- [EXERCISE DETAILS]
Could you restate the entries below word for word?

- [RAW DATA]

____

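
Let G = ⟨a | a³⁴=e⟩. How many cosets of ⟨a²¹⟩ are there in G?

First find ord(a²¹) by computing successive powers:
  (a²¹)¹ = a²¹, (a²¹)² = a⁸, (a²¹)³ = a²⁹, (a²¹)⁴ = a¹⁶, (a²¹)⁵ = a³, (a²¹)⁶ = a²⁴, (a²¹)⁷ = a¹¹, (a²¹)⁸ = a³², (a²¹)⁹ = a¹⁹, (a²¹)¹⁰ = a⁶, (a²¹)¹¹ = a²⁷, (a²¹)¹² = a¹⁴, (a²¹)¹³ = a, (a²¹)¹⁴ = a²², (a²¹)¹⁵ = a⁹, (a²¹)¹⁶ = a³⁰, (a²¹)¹⁷ = a¹⁷, (a²¹)¹⁸ = a⁴, (a²¹)¹⁹ = a²⁵, (a²¹)²⁰ = a¹², (a²¹)²¹ = a³³, (a²¹)²² = a²⁰, (a²¹)²³ = a⁷, (a²¹)²⁴ = a²⁸, (a²¹)²⁵ = a¹⁵, (a²¹)²⁶ = a², (a²¹)²⁷ = a²³, (a²¹)²⁸ = a¹⁰, (a²¹)²⁹ = a³¹, (a²¹)³⁰ = a¹⁸, (a²¹)³¹ = a⁵, (a²¹)³² = a²⁶, (a²¹)³³ = a¹³, (a²¹)³⁴ = e.
So |⟨a²¹⟩| = ord(a²¹) = 34. With |G| = 34, by Lagrange [G : ⟨a²¹⟩] = 34/34 = 1.

Answer: 1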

____

- [OUTPUT]
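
Let G = ⟨a | a³⁴=e⟩. How many cosets of ⟨a²¹⟩ are there in G?

First find ord(a²¹) by computing successive powers:
  (a²¹)¹ = a²¹, (a²¹)² = a⁸, (a²¹)³ = a²⁹, (a²¹)⁴ = a¹⁶, (a²¹)⁵ = a³, (a²¹)⁶ = a²⁴, (a²¹)⁷ = a¹¹, (a²¹)⁸ = a³², (a²¹)⁹ = a¹⁹, (a²¹)¹⁰ = a⁶, (a²¹)¹¹ = a²⁷, (a²¹)¹² = a¹⁴, (a²¹)¹³ = a, (a²¹)¹⁴ = a²², (a²¹)¹⁵ = a⁹, (a²¹)¹⁶ = a³⁰, (a²¹)¹⁷ = a¹⁷, (a²¹)¹⁸ = a⁴, (a²¹)¹⁹ = a²⁵, (a²¹)²⁰ = a¹², (a²¹)²¹ = a³³, (a²¹)²² = a²⁰, (a²¹)²³ = a⁷, (a²¹)²⁴ = a²⁸, (a²¹)²⁵ = a¹⁵, (a²¹)²⁶ = a², (a²¹)²⁷ = a²³, (a²¹)²⁸ = a¹⁰, (a²¹)²⁹ = a³¹, (a²¹)³⁰ = a¹⁸, (a²¹)³¹ = a⁵, (a²¹)³² = a²⁶, (a²¹)³³ = a¹³, (a²¹)³⁴ = e.
So |⟨a²¹⟩| = ord(a²¹) = 34. With |G| = 34, by Lagrange [G : ⟨a²¹⟩] = 34/34 = 1.

Answer: 1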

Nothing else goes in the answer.